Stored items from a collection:
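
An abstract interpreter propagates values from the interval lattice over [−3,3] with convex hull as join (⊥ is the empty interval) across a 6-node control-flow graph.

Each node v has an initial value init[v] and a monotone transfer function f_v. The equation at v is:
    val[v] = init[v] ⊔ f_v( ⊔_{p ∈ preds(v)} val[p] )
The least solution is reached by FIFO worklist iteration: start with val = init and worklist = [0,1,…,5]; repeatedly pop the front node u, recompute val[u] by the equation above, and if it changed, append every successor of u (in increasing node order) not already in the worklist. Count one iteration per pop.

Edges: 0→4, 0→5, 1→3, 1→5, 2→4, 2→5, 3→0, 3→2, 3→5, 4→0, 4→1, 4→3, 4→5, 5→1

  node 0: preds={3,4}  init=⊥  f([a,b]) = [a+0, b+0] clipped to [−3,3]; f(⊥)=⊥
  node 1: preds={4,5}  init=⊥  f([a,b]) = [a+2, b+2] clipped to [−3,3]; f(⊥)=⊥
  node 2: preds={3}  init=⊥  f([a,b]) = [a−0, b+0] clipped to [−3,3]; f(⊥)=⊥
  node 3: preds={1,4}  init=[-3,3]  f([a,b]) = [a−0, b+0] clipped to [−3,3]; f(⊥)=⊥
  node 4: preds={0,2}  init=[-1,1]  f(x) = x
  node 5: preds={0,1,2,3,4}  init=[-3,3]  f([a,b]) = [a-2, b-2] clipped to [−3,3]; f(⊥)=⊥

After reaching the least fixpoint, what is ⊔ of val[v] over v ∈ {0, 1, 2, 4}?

[-3,3]

Trace (9 dequeues):
  [1] u=0 | in [-3,3] | out [-3,3] | prev ⊥ | push {}
  [2] u=1 | in [-3,3] | out [-1,3] | prev ⊥ | push {}
  [3] u=2 | in [-3,3] | out [-3,3] | prev ⊥ | push {}
  [4] u=3 | in [-1,3] | out [-3,3] | ==
  [5] u=4 | in [-3,3] | out [-3,3] | prev [-1,1] | push {0,1,3}
  [6] u=5 | in [-3,3] | out [-3,3] | ==
  [7] u=0 | in [-3,3] | out [-3,3] | ==
  [8] u=1 | in [-3,3] | out [-1,3] | ==
  [9] u=3 | in [-3,3] | out [-3,3] | ==

Converged values:
  [0] [-3,3]
  [1] [-1,3]
  [2] [-3,3]
  [3] [-3,3]
  [4] [-3,3]
  [5] [-3,3]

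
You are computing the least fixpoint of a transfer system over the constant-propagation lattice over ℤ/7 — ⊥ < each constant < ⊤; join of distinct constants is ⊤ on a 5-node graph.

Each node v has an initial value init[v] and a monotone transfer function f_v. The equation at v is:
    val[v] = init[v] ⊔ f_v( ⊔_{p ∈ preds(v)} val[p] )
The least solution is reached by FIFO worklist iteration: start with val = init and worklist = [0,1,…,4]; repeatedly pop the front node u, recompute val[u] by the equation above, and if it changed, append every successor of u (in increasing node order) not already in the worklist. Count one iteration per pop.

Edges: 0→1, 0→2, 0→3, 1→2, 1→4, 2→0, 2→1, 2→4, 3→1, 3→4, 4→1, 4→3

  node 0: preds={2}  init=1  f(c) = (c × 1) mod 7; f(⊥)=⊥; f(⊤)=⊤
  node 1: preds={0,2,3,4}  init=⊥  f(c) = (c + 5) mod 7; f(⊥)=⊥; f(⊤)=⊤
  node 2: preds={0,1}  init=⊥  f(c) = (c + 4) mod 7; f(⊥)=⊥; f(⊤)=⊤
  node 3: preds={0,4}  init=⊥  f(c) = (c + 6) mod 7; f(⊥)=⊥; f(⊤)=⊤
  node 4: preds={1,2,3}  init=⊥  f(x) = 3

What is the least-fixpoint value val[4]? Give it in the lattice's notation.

Worklist (11 pops):
  #1 pop 0: in=⊥ → 1 (no change)
  #2 pop 1: in=1 → 6 (was ⊥); enqueue []
  #3 pop 2: in=⊤ → ⊤ (was ⊥); enqueue [0,1]
  #4 pop 3: in=1 → 0 (was ⊥); enqueue []
  #5 pop 4: in=⊤ → 3 (was ⊥); enqueue [3]
  #6 pop 0: in=⊤ → ⊤ (was 1); enqueue [2]
  #7 pop 1: in=⊤ → ⊤ (was 6); enqueue [4]
  #8 pop 3: in=⊤ → ⊤ (was 0); enqueue [1]
  #9 pop 2: in=⊤ → ⊤ (no change)
  #10 pop 4: in=⊤ → 3 (no change)
  #11 pop 1: in=⊤ → ⊤ (no change)

Fixpoint:
  val[0] = ⊤
  val[1] = ⊤
  val[2] = ⊤
  val[3] = ⊤
  val[4] = 3

3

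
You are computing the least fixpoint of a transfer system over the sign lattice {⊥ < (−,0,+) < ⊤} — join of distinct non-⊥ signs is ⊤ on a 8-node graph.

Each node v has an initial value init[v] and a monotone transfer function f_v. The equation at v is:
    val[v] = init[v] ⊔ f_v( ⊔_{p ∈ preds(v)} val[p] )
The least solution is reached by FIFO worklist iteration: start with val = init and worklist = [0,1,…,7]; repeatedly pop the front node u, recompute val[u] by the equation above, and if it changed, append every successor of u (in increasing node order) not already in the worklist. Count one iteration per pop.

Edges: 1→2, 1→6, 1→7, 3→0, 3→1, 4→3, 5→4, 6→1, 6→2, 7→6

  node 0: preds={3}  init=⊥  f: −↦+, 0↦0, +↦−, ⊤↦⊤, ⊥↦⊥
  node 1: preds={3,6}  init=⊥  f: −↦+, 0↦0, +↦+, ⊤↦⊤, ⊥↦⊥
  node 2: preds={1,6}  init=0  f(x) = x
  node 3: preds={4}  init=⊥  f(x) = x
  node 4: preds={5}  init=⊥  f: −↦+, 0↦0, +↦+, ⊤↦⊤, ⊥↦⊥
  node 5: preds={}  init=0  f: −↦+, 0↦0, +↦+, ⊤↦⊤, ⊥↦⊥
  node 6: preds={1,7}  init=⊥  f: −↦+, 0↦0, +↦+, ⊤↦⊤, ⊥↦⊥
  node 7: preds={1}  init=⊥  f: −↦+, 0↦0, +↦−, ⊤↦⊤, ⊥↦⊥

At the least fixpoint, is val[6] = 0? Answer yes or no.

Worklist (17 pops):
  #1 pop 0: in=⊥ → ⊥ (no change)
  #2 pop 1: in=⊥ → ⊥ (no change)
  #3 pop 2: in=⊥ → 0 (no change)
  #4 pop 3: in=⊥ → ⊥ (no change)
  #5 pop 4: in=0 → 0 (was ⊥); enqueue [3]
  #6 pop 5: in=⊥ → 0 (no change)
  #7 pop 6: in=⊥ → ⊥ (no change)
  #8 pop 7: in=⊥ → ⊥ (no change)
  #9 pop 3: in=0 → 0 (was ⊥); enqueue [0,1]
  #10 pop 0: in=0 → 0 (was ⊥); enqueue []
  #11 pop 1: in=0 → 0 (was ⊥); enqueue [2,6,7]
  #12 pop 2: in=0 → 0 (no change)
  #13 pop 6: in=0 → 0 (was ⊥); enqueue [1,2]
  #14 pop 7: in=0 → 0 (was ⊥); enqueue [6]
  #15 pop 1: in=0 → 0 (no change)
  #16 pop 2: in=0 → 0 (no change)
  #17 pop 6: in=0 → 0 (no change)

Fixpoint:
  val[0] = 0
  val[1] = 0
  val[2] = 0
  val[3] = 0
  val[4] = 0
  val[5] = 0
  val[6] = 0
  val[7] = 0

yes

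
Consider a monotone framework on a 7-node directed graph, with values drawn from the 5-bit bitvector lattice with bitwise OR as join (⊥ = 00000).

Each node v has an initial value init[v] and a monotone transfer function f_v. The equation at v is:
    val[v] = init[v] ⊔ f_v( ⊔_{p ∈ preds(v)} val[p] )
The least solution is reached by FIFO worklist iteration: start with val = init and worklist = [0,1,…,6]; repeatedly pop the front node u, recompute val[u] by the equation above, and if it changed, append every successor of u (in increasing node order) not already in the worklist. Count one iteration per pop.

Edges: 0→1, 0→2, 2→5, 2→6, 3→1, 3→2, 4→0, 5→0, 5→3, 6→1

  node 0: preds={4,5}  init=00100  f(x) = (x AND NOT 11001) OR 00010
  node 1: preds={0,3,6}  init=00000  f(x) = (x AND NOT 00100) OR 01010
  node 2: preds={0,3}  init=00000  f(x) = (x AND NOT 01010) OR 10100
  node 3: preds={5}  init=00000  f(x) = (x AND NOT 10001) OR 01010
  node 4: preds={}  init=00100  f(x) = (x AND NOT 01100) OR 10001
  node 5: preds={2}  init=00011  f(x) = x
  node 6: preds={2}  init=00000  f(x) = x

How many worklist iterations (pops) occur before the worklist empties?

13

Trace (13 dequeues):
  [1] u=0 | in 00111 | out 00110 | prev 00100 | push {}
  [2] u=1 | in 00110 | out 01010 | prev 00000 | push {}
  [3] u=2 | in 00110 | out 10100 | prev 00000 | push {}
  [4] u=3 | in 00011 | out 01010 | prev 00000 | push {1,2}
  [5] u=4 | in 00000 | out 10101 | prev 00100 | push {0}
  [6] u=5 | in 10100 | out 10111 | prev 00011 | push {3}
  [7] u=6 | in 10100 | out 10100 | prev 00000 | push {}
  [8] u=1 | in 11110 | out 11010 | prev 01010 | push {}
  [9] u=2 | in 01110 | out 10100 | ==
  [10] u=0 | in 10111 | out 00110 | ==
  [11] u=3 | in 10111 | out 01110 | prev 01010 | push {1,2}
  [12] u=1 | in 11110 | out 11010 | ==
  [13] u=2 | in 01110 | out 10100 | ==

Converged values:
  [0] 00110
  [1] 11010
  [2] 10100
  [3] 01110
  [4] 10101
  [5] 10111
  [6] 10100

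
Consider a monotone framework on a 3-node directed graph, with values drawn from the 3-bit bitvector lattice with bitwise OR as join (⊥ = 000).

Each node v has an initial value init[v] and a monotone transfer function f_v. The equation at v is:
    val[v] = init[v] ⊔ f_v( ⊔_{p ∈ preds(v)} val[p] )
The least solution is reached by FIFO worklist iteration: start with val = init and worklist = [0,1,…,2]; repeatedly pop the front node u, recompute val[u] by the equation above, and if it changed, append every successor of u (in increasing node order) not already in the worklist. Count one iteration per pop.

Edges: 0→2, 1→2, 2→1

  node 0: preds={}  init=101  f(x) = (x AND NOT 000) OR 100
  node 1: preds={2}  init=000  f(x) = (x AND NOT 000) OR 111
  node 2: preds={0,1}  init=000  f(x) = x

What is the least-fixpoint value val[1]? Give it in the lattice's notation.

Trace (4 dequeues):
  [1] u=0 | in 000 | out 101 | ==
  [2] u=1 | in 000 | out 111 | prev 000 | push {}
  [3] u=2 | in 111 | out 111 | prev 000 | push {1}
  [4] u=1 | in 111 | out 111 | ==

Converged values:
  [0] 101
  [1] 111
  [2] 111

111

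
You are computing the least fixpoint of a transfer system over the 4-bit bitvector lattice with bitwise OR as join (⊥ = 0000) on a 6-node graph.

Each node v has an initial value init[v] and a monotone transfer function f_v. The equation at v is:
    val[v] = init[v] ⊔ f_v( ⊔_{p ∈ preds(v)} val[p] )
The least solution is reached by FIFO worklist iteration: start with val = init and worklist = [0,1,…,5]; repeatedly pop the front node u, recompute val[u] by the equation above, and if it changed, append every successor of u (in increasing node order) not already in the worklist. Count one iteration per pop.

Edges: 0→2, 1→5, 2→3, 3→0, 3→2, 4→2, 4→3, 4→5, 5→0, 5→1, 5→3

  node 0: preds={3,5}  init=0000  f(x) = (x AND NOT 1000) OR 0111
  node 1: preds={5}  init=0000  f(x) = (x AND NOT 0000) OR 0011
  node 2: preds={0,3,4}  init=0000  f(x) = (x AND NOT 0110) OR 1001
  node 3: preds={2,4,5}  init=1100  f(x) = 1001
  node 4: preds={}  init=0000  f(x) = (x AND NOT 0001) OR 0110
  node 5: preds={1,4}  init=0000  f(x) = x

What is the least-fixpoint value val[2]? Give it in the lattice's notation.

Iteration log — 11 steps:
  step 1. node 0  ⊔preds=1100  new=0111  old=0000  +wl: 
  step 2. node 1  ⊔preds=0000  new=0011  old=0000  +wl: 
  step 3. node 2  ⊔preds=1111  new=1001  old=0000  +wl: 
  step 4. node 3  ⊔preds=1001  new=1101  old=1100  +wl: 0,2
  step 5. node 4  ⊔preds=0000  new=0110  old=0000  +wl: 3
  step 6. node 5  ⊔preds=0111  new=0111  old=0000  +wl: 1
  step 7. node 0  ⊔preds=1111  new=0111  stable
  step 8. node 2  ⊔preds=1111  new=1001  stable
  step 9. node 3  ⊔preds=1111  new=1101  stable
  step 10. node 1  ⊔preds=0111  new=0111  old=0011  +wl: 5
  step 11. node 5  ⊔preds=0111  new=0111  stable

Least fixpoint reached:
  node 0: 0111
  node 1: 0111
  node 2: 1001
  node 3: 1101
  node 4: 0110
  node 5: 0111

1001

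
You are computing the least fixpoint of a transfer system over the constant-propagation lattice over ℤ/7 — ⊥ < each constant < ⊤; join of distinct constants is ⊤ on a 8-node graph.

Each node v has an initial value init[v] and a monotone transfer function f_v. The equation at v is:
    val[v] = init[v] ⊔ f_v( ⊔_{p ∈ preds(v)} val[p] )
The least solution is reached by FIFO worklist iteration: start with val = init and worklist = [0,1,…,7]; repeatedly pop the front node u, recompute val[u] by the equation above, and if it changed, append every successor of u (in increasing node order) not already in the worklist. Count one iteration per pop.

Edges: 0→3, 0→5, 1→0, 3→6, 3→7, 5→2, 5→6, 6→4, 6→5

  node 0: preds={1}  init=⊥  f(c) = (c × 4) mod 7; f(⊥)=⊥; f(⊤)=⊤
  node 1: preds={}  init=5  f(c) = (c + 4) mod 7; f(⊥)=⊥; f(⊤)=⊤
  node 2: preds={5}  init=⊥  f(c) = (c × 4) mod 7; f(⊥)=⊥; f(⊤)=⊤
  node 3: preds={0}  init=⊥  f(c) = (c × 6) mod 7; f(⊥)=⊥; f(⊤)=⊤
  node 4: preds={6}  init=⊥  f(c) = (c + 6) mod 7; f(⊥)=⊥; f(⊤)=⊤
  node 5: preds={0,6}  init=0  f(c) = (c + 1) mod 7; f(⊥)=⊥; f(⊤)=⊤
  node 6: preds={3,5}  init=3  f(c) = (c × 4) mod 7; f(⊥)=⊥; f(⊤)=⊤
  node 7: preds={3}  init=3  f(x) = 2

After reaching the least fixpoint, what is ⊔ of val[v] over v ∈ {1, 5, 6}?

⊤

Worklist (11 pops):
  #1 pop 0: in=5 → 6 (was ⊥); enqueue []
  #2 pop 1: in=⊥ → 5 (no change)
  #3 pop 2: in=0 → 0 (was ⊥); enqueue []
  #4 pop 3: in=6 → 1 (was ⊥); enqueue []
  #5 pop 4: in=3 → 2 (was ⊥); enqueue []
  #6 pop 5: in=⊤ → ⊤ (was 0); enqueue [2]
  #7 pop 6: in=⊤ → ⊤ (was 3); enqueue [4,5]
  #8 pop 7: in=1 → ⊤ (was 3); enqueue []
  #9 pop 2: in=⊤ → ⊤ (was 0); enqueue []
  #10 pop 4: in=⊤ → ⊤ (was 2); enqueue []
  #11 pop 5: in=⊤ → ⊤ (no change)

Fixpoint:
  val[0] = 6
  val[1] = 5
  val[2] = ⊤
  val[3] = 1
  val[4] = ⊤
  val[5] = ⊤
  val[6] = ⊤
  val[7] = ⊤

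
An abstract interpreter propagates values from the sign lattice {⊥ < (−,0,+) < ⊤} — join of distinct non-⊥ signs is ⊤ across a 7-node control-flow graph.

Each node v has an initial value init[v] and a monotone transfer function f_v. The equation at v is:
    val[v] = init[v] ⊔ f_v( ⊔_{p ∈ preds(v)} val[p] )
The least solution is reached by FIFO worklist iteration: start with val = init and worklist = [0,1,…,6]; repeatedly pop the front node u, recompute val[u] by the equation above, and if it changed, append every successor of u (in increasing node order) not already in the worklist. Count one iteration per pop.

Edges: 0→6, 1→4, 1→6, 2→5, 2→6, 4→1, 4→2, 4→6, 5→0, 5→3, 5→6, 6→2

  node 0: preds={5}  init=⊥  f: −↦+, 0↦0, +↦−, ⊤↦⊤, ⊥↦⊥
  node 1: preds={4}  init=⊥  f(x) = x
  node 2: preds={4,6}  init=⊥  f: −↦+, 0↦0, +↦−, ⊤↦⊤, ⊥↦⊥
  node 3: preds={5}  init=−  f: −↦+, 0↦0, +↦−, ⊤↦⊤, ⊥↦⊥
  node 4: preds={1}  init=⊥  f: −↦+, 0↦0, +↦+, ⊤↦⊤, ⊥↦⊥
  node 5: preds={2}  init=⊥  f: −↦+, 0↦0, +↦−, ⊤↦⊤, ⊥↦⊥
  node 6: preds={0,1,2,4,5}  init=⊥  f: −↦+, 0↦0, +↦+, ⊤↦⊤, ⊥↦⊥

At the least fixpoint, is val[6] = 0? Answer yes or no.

no

Iteration log — 7 steps:
  step 1. node 0  ⊔preds=⊥  new=⊥  stable
  step 2. node 1  ⊔preds=⊥  new=⊥  stable
  step 3. node 2  ⊔preds=⊥  new=⊥  stable
  step 4. node 3  ⊔preds=⊥  new=−  stable
  step 5. node 4  ⊔preds=⊥  new=⊥  stable
  step 6. node 5  ⊔preds=⊥  new=⊥  stable
  step 7. node 6  ⊔preds=⊥  new=⊥  stable

Least fixpoint reached:
  node 0: ⊥
  node 1: ⊥
  node 2: ⊥
  node 3: −
  node 4: ⊥
  node 5: ⊥
  node 6: ⊥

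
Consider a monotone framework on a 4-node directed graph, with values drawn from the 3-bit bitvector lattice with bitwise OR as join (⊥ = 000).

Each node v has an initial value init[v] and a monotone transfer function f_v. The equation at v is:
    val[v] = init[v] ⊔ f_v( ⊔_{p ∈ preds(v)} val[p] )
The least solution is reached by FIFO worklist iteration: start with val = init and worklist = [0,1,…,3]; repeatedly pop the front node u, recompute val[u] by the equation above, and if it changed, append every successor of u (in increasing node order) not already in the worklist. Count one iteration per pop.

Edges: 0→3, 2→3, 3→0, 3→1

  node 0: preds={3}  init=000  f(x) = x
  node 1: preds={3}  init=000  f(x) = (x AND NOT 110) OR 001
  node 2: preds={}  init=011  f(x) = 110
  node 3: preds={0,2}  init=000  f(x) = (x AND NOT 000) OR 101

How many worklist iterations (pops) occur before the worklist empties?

7

Trace (7 dequeues):
  [1] u=0 | in 000 | out 000 | ==
  [2] u=1 | in 000 | out 001 | prev 000 | push {}
  [3] u=2 | in 000 | out 111 | prev 011 | push {}
  [4] u=3 | in 111 | out 111 | prev 000 | push {0,1}
  [5] u=0 | in 111 | out 111 | prev 000 | push {3}
  [6] u=1 | in 111 | out 001 | ==
  [7] u=3 | in 111 | out 111 | ==

Converged values:
  [0] 111
  [1] 001
  [2] 111
  [3] 111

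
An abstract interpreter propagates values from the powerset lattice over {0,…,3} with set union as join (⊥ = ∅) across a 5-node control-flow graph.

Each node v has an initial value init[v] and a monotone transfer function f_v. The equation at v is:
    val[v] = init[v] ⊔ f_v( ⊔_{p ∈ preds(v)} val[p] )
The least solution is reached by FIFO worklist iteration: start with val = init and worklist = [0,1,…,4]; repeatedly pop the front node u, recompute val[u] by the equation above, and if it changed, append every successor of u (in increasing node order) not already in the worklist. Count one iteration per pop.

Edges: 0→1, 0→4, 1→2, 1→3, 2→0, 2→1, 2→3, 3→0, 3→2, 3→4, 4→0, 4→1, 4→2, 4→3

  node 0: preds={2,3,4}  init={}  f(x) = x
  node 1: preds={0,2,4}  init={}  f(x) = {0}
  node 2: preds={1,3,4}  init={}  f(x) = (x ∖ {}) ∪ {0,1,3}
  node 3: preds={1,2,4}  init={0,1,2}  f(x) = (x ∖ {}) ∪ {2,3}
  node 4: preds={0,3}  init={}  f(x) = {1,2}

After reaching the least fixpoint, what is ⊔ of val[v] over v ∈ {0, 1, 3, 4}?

{0,1,2,3}

Iteration log — 10 steps:
  step 1. node 0  ⊔preds={0,1,2}  new={0,1,2}  old={}  +wl: 
  step 2. node 1  ⊔preds={0,1,2}  new={0}  old={}  +wl: 
  step 3. node 2  ⊔preds={0,1,2}  new={0,1,2,3}  old={}  +wl: 0,1
  step 4. node 3  ⊔preds={0,1,2,3}  new={0,1,2,3}  old={0,1,2}  +wl: 2
  step 5. node 4  ⊔preds={0,1,2,3}  new={1,2}  old={}  +wl: 3
  step 6. node 0  ⊔preds={0,1,2,3}  new={0,1,2,3}  old={0,1,2}  +wl: 4
  step 7. node 1  ⊔preds={0,1,2,3}  new={0}  stable
  step 8. node 2  ⊔preds={0,1,2,3}  new={0,1,2,3}  stable
  step 9. node 3  ⊔preds={0,1,2,3}  new={0,1,2,3}  stable
  step 10. node 4  ⊔preds={0,1,2,3}  new={1,2}  stable

Least fixpoint reached:
  node 0: {0,1,2,3}
  node 1: {0}
  node 2: {0,1,2,3}
  node 3: {0,1,2,3}
  node 4: {1,2}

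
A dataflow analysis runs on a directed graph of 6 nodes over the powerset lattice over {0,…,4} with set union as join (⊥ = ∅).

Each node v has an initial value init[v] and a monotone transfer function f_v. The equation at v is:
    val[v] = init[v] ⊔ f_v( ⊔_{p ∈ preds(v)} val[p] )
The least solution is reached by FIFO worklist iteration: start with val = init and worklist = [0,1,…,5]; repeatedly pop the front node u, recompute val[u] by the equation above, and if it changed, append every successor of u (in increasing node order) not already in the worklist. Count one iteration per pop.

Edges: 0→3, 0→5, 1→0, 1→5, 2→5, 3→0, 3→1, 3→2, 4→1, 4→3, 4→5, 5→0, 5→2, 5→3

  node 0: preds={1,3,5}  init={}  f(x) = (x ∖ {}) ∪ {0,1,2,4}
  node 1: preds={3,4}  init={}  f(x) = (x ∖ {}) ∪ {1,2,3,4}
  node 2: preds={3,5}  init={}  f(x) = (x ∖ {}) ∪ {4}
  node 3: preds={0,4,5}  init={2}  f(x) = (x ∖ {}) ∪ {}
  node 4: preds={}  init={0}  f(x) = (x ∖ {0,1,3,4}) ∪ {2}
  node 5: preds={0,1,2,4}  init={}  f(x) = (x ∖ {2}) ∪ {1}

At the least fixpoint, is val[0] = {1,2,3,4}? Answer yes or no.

Trace (14 dequeues):
  [1] u=0 | in {2} | out {0,1,2,4} | prev {} | push {}
  [2] u=1 | in {0,2} | out {0,1,2,3,4} | prev {} | push {0}
  [3] u=2 | in {2} | out {2,4} | prev {} | push {}
  [4] u=3 | in {0,1,2,4} | out {0,1,2,4} | prev {2} | push {1,2}
  [5] u=4 | in {} | out {0,2} | prev {0} | push {3}
  [6] u=5 | in {0,1,2,3,4} | out {0,1,3,4} | prev {} | push {}
  [7] u=0 | in {0,1,2,3,4} | out {0,1,2,3,4} | prev {0,1,2,4} | push {5}
  [8] u=1 | in {0,1,2,4} | out {0,1,2,3,4} | ==
  [9] u=2 | in {0,1,2,3,4} | out {0,1,2,3,4} | prev {2,4} | push {}
  [10] u=3 | in {0,1,2,3,4} | out {0,1,2,3,4} | prev {0,1,2,4} | push {0,1,2}
  [11] u=5 | in {0,1,2,3,4} | out {0,1,3,4} | ==
  [12] u=0 | in {0,1,2,3,4} | out {0,1,2,3,4} | ==
  [13] u=1 | in {0,1,2,3,4} | out {0,1,2,3,4} | ==
  [14] u=2 | in {0,1,2,3,4} | out {0,1,2,3,4} | ==

Converged values:
  [0] {0,1,2,3,4}
  [1] {0,1,2,3,4}
  [2] {0,1,2,3,4}
  [3] {0,1,2,3,4}
  [4] {0,2}
  [5] {0,1,3,4}

no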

WHAT YOU HAVE TO DO: Every line in the data above that contains the word "framework" should be copied.

PROBLEM SOLUTION:
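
Consider a monotone framework on a 7-node directed graph, with values drawn from the 5-bit bitvector lattice with bitwise OR as join (⊥ = 00000).
Consider a monotone framework on a 3-node directed graph, with values drawn from the 3-bit bitvector lattice with bitwise OR as join (⊥ = 000).
Consider a monotone framework on a 4-node directed graph, with values drawn from the 3-bit bitvector lattice with bitwise OR as join (⊥ = 000).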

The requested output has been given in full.